For the word "adjacency", tally the lines of the data that contain it and give the tally alone.
· · · · · · ·
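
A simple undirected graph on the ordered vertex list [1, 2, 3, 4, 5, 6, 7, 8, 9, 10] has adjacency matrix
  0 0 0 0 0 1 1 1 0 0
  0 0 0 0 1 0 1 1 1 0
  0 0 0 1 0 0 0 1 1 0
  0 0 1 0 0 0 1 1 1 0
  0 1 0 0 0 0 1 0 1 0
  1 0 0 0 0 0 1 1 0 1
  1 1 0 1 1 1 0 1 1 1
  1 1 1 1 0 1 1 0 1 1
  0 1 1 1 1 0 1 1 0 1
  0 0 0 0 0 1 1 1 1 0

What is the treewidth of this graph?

3

A width-3 tree decomposition is:
Bags: B1 = {4, 7, 8, 9}  B2 = {7, 8, 9, 10}  B3 = {6, 7, 8, 10}  B4 = {3, 4, 8, 9}  B5 = {1, 6, 7, 8}  B6 = {2, 7, 8, 9}  B7 = {2, 5, 7, 9}
Tree: B1–B2, B2–B3, B1–B4, B3–B5, B1–B6, B6–B7
Every bag has size at most 4, so the width is 4 − 1 = 3 and tw(G) ≤ 3. On the other hand G contains the 4-clique {3, 4, 8, 9}. A clique must lie in a single bag of any decomposition, so no decomposition can have width below 3. Therefore the treewidth is 3.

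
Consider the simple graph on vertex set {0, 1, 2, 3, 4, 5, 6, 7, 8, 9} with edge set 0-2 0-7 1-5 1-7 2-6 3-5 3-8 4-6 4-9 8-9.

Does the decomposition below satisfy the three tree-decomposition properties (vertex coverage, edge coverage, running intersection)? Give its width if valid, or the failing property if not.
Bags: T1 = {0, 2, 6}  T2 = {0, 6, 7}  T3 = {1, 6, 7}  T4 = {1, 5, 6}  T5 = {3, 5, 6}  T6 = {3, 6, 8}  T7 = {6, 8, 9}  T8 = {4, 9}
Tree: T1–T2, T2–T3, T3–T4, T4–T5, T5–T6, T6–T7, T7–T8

A tree decomposition must satisfy three properties: every vertex lies in some bag; for every edge, both endpoints lie together in some bag; and for every vertex, the bags containing it form a connected subtree. Here edge (6,4) lies in no bag, so the decomposition is invalid.

No — edge (6,4) lies in no bag.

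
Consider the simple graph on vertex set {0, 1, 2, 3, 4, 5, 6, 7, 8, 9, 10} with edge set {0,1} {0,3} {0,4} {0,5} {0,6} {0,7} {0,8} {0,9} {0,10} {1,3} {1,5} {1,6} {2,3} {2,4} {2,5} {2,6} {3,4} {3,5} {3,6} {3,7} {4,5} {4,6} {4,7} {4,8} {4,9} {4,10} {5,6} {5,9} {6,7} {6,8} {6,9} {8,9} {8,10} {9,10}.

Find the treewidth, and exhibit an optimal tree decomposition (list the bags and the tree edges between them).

The largest bag has 5 vertices, giving width 4; this decomposition certifies tw(G) ≤ 4. On the other hand G contains the 5-clique {0, 1, 3, 5, 6}. A clique must lie in a single bag of any decomposition, so no decomposition can have width below 4. Combining the bounds, tw(G) = 4.

Treewidth 4.
One such decomposition:
Bags: B1 = {0, 3, 4, 5, 6}  B2 = {0, 1, 3, 5, 6}  B3 = {0, 3, 4, 6, 7}  B4 = {0, 4, 5, 6, 9}  B5 = {0, 4, 6, 8, 9}  B6 = {2, 3, 4, 5, 6}  B7 = {0, 4, 8, 9, 10}
Tree: B1–B2, B1–B3, B1–B4, B4–B5, B1–B6, B5–B7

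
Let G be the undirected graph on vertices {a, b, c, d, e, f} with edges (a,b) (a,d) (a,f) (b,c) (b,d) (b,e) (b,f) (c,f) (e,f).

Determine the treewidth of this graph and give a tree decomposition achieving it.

Every bag has size at most 3, so the width is 3 − 1 = 2 and tw(G) ≤ 2. Conversely, {a, b, d} is a clique of size 3, and the vertices of any clique must share a bag in every tree decomposition; so some bag has ≥ 3 vertices and tw(G) ≥ 2. Therefore the treewidth is 2.

Treewidth 2.
One optimal decomposition is:
Bags: B1 = {a, b, f}  B2 = {a, b, d}  B3 = {b, e, f}  B4 = {b, c, f}
Tree: B1–B2, B1–B3, B1–B4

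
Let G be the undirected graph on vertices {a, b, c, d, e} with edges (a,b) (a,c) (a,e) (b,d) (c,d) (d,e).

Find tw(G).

2

A width-2 tree decomposition is:
Bags: B1 = {a, c, d}  B2 = {a, b, d}  B3 = {a, d, e}
Tree: B1–B2, B2–B3
Every bag has size at most 3, so the width is 3 − 1 = 2 and tw(G) ≤ 2. For the lower bound, G contains the cycle c–a–b–d–c, so G is not a forest; only forests have treewidth ≤ 1, hence tw(G) ≥ 2. Hence tw(G) = 2 exactly.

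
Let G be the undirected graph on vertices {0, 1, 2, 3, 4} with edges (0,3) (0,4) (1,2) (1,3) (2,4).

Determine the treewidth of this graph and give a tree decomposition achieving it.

Treewidth 2.
Bags: B1 = {1, 2, 4}  B2 = {1, 3, 4}  B3 = {0, 3, 4}
Tree: B1–B2, B2–B3

The largest bag has 3 vertices, giving width 2; this decomposition certifies tw(G) ≤ 2. The edges 4–2–1–3–0–4 form a cycle, so G is not a tree and its treewidth is at least 2. Therefore the treewidth is 2.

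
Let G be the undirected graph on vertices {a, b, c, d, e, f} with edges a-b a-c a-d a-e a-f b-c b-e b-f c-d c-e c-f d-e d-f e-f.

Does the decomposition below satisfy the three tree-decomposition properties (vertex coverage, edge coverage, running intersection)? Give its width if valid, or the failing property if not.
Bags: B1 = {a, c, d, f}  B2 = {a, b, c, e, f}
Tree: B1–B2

No — edge (e,d) lies in no bag.

A tree decomposition must satisfy three properties: every vertex lies in some bag; for every edge, both endpoints lie together in some bag; and for every vertex, the bags containing it form a connected subtree. Here edge (e,d) lies in no bag, so the decomposition is invalid.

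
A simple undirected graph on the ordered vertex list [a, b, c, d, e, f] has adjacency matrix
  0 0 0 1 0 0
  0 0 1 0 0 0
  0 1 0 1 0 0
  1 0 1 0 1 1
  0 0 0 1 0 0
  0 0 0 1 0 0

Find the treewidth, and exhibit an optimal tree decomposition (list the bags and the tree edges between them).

The largest bag has 2 vertices, giving width 1; this decomposition certifies tw(G) ≤ 1. Since G has at least one edge (e.g. f–d), it is not an edgeless graph, so tw(G) ≥ 1. Therefore the treewidth is 1.

Treewidth 1.
One such decomposition:
Bags: B1 = {d, f}  B2 = {c, d}  B3 = {a, d}  B4 = {b, c}  B5 = {d, e}
Tree: B1–B2, B2–B3, B2–B4, B2–B5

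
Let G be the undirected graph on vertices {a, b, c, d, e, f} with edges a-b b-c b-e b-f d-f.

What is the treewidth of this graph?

1

A width-1 tree decomposition is:
Bags: B1 = {b, e}  B2 = {b, f}  B3 = {b, c}  B4 = {d, f}  B5 = {a, b}
Tree: B1–B2, B2–B3, B2–B4, B1–B5
The largest bag has 2 vertices, giving width 1; this decomposition certifies tw(G) ≤ 1. G has an edge, so its treewidth is at least 1. Combining the bounds, tw(G) = 1.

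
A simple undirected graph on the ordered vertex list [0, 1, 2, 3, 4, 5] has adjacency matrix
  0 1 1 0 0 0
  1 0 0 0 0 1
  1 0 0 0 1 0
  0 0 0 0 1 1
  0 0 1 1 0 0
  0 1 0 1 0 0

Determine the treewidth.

A width-2 tree decomposition is:
Bags: B1 = {0, 2, 4}  B2 = {0, 3, 4}  B3 = {0, 3, 5}  B4 = {0, 1, 5}
Tree: B1–B2, B2–B3, B3–B4
The largest bag has 3 vertices, giving width 2; this decomposition certifies tw(G) ≤ 2. The edges 0–2–4–3–5–1–0 form a cycle, so G is not a tree and its treewidth is at least 2. Combining the bounds, tw(G) = 2.

2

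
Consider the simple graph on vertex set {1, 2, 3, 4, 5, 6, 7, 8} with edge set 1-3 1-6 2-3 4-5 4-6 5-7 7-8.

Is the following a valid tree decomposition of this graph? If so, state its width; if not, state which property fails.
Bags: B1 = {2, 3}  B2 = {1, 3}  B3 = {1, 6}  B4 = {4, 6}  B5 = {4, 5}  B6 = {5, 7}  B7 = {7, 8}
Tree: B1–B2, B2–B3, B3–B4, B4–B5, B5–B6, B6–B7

Every vertex of G appears in some bag (union = {1, 2, 3, 4, 5, 6, 7, 8}); every edge is covered by a bag; and for each vertex v the set of bags containing v is connected in the bag tree. The decomposition is therefore valid. The largest bag has 2 vertices, so the width is 1.

Yes; width 1.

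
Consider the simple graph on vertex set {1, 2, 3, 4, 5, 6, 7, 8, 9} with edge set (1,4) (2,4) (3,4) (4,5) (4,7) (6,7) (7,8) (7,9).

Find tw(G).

A width-1 tree decomposition is:
Bags: B1 = {4, 7}  B2 = {1, 4}  B3 = {6, 7}  B4 = {2, 4}  B5 = {7, 8}  B6 = {3, 4}  B7 = {4, 5}  B8 = {7, 9}
Tree: B1–B2, B1–B3, B1–B4, B1–B5, B1–B6, B2–B7, B5–B8
Each bag holds 2 vertices, so the decomposition has width 1, which upper-bounds the treewidth. Any graph with an edge has treewidth ≥ 1, and G has the edge 4–7. Therefore the treewidth is 1.

1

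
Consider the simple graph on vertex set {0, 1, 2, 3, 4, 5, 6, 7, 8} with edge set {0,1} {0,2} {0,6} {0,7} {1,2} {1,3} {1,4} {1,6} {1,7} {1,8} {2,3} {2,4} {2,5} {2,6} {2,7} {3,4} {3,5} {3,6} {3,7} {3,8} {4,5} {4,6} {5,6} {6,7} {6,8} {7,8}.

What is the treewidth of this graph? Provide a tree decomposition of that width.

Treewidth 4.
Bags: B1 = {1, 2, 3, 6, 7}  B2 = {1, 2, 3, 4, 6}  B3 = {1, 3, 6, 7, 8}  B4 = {2, 3, 4, 5, 6}  B5 = {0, 1, 2, 6, 7}
Tree: B1–B2, B1–B3, B2–B4, B1–B5

Every bag has size at most 5, so the width is 5 − 1 = 4 and tw(G) ≤ 4. For the lower bound, the 5 vertices {1, 3, 6, 7, 8} are pairwise adjacent, and any tree decomposition puts a clique entirely inside one bag — forcing width ≥ 4. Hence tw(G) = 4 exactly.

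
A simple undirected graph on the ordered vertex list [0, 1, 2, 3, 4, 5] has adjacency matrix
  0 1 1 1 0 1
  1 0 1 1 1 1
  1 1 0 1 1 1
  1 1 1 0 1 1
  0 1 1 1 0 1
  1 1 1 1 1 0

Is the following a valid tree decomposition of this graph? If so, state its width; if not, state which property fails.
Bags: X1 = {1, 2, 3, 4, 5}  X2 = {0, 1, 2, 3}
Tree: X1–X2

No — edge (5,0) lies in no bag.

A tree decomposition must satisfy three properties: every vertex lies in some bag; for every edge, both endpoints lie together in some bag; and for every vertex, the bags containing it form a connected subtree. Here edge (5,0) lies in no bag, so the decomposition is invalid.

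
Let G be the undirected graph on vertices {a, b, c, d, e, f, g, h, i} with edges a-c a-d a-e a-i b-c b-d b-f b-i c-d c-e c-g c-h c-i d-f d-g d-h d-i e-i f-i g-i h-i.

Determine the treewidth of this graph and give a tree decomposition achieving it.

Every bag has size at most 4, so the width is 4 − 1 = 3 and tw(G) ≤ 3. For the lower bound, the 4 vertices {c, d, g, i} are pairwise adjacent, and any tree decomposition puts a clique entirely inside one bag — forcing width ≥ 3. Combining the bounds, tw(G) = 3.

Treewidth 3.
One optimal decomposition is:
Bags: B1 = {a, c, d, i}  B2 = {b, c, d, i}  B3 = {c, d, g, i}  B4 = {b, d, f, i}  B5 = {c, d, h, i}  B6 = {a, c, e, i}
Tree: B1–B2, B1–B3, B2–B4, B2–B5, B1–B6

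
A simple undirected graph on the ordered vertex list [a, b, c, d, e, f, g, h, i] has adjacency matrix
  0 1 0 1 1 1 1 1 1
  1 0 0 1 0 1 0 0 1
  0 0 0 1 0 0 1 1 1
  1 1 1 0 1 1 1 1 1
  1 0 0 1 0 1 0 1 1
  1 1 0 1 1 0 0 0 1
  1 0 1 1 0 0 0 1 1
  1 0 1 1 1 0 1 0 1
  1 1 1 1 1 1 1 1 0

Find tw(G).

4

A width-4 tree decomposition is:
Bags: B1 = {a, d, g, h, i}  B2 = {a, d, e, h, i}  B3 = {c, d, g, h, i}  B4 = {a, d, e, f, i}  B5 = {a, b, d, f, i}
Tree: B1–B2, B1–B3, B2–B4, B4–B5
The largest bag has 5 vertices, giving width 4; this decomposition certifies tw(G) ≤ 4. Conversely, {c, d, g, h, i} is a clique of size 5, and the vertices of any clique must share a bag in every tree decomposition; so some bag has ≥ 5 vertices and tw(G) ≥ 4. Therefore the treewidth is 4.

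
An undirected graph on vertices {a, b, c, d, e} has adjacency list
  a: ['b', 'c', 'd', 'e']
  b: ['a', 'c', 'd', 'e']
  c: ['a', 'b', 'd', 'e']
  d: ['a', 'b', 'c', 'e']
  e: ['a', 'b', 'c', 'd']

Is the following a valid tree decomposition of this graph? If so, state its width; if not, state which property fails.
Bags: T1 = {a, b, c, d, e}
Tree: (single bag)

Checking the three conditions: (i) the bags cover all of {a, b, c, d, e}; (ii) for each edge, some bag contains both endpoints; (iii) the bags containing any fixed vertex form a subtree. All hold, so the decomposition is valid with width 5 − 1 = 4.

Yes; width 4.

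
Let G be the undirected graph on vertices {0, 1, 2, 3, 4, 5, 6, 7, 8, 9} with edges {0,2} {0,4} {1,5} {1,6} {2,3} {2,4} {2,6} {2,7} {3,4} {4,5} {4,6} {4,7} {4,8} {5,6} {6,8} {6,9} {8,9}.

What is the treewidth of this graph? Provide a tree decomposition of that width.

Treewidth 2.
One such decomposition:
Bags: B1 = {2, 4, 6}  B2 = {4, 5, 6}  B3 = {4, 6, 8}  B4 = {2, 4, 7}  B5 = {6, 8, 9}  B6 = {2, 3, 4}  B7 = {0, 2, 4}  B8 = {1, 5, 6}
Tree: B1–B2, B1–B3, B1–B4, B3–B5, B4–B6, B4–B7, B2–B8

Each bag holds 3 vertices, so the decomposition has width 2, which upper-bounds the treewidth. For the lower bound, the 3 vertices {1, 5, 6} are pairwise adjacent, and any tree decomposition puts a clique entirely inside one bag — forcing width ≥ 2. Combining the bounds, tw(G) = 2.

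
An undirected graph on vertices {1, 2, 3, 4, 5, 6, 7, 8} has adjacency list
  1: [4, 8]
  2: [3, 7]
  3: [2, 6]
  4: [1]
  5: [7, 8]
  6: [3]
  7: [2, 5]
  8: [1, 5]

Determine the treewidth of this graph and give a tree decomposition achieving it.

Each bag holds 2 vertices, so the decomposition has width 1, which upper-bounds the treewidth. Any graph with an edge has treewidth ≥ 1, and G has the edge 4–1. Therefore the treewidth is 1.

Treewidth 1.
One such decomposition:
Bags: B1 = {1, 4}  B2 = {1, 8}  B3 = {5, 8}  B4 = {5, 7}  B5 = {2, 7}  B6 = {2, 3}  B7 = {3, 6}
Tree: B1–B2, B2–B3, B3–B4, B4–B5, B5–B6, B6–B7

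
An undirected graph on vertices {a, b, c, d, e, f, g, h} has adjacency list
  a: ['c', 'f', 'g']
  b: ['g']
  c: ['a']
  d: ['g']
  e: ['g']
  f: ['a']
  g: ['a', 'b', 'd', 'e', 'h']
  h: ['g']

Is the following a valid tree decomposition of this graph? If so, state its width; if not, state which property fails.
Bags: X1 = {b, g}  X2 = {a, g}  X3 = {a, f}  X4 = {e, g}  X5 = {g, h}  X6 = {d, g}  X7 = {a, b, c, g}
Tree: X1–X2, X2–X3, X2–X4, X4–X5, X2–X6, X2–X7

No — bags containing vertex b are not connected in the tree.

A tree decomposition must satisfy three properties: every vertex lies in some bag; for every edge, both endpoints lie together in some bag; and for every vertex, the bags containing it form a connected subtree. Here bags containing vertex b are not connected in the tree, so the decomposition is invalid.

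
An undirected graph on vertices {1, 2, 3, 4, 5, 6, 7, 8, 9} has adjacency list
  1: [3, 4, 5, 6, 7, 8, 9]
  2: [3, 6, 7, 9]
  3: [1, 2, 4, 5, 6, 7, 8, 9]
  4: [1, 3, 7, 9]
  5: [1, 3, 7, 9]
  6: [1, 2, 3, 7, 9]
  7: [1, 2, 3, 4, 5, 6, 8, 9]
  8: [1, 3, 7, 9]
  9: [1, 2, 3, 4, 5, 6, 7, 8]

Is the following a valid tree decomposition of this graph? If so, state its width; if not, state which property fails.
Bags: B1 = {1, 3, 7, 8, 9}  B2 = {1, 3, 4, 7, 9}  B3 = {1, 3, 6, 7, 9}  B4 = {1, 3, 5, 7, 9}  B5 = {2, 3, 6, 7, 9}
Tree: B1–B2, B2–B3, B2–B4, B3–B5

Yes; width 4.

Vertex coverage: the bags together contain {1, 2, 3, 4, 5, 6, 7, 8, 9}, the full vertex set. Edge coverage: each edge of G has both endpoints in at least one bag. Running intersection: for every vertex, the bags containing it form a connected subtree. All three properties hold, so this is a valid tree decomposition of width max|bag| − 1 = 4, and hence tw(G) ≤ 4.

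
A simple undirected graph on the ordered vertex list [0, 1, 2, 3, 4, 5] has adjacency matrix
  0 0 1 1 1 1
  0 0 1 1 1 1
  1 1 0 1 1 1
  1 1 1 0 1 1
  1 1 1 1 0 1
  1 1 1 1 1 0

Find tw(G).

4

A width-4 tree decomposition is:
Bags: B1 = {1, 2, 3, 4, 5}  B2 = {0, 2, 3, 4, 5}
Tree: B1–B2
The largest bag has 5 vertices, giving width 4; this decomposition certifies tw(G) ≤ 4. Conversely, {0, 2, 3, 4, 5} is a clique of size 5, and the vertices of any clique must share a bag in every tree decomposition; so some bag has ≥ 5 vertices and tw(G) ≥ 4. Combining the bounds, tw(G) = 4.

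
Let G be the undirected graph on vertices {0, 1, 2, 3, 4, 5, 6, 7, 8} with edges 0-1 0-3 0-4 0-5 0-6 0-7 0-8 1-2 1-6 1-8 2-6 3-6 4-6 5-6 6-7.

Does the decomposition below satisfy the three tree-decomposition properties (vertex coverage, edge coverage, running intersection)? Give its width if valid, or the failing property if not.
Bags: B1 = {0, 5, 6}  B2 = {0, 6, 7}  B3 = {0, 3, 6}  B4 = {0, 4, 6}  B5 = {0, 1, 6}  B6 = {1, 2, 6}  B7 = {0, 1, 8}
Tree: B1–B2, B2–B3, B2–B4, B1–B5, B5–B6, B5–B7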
· · · · · · ·
* _Exercise response_:
10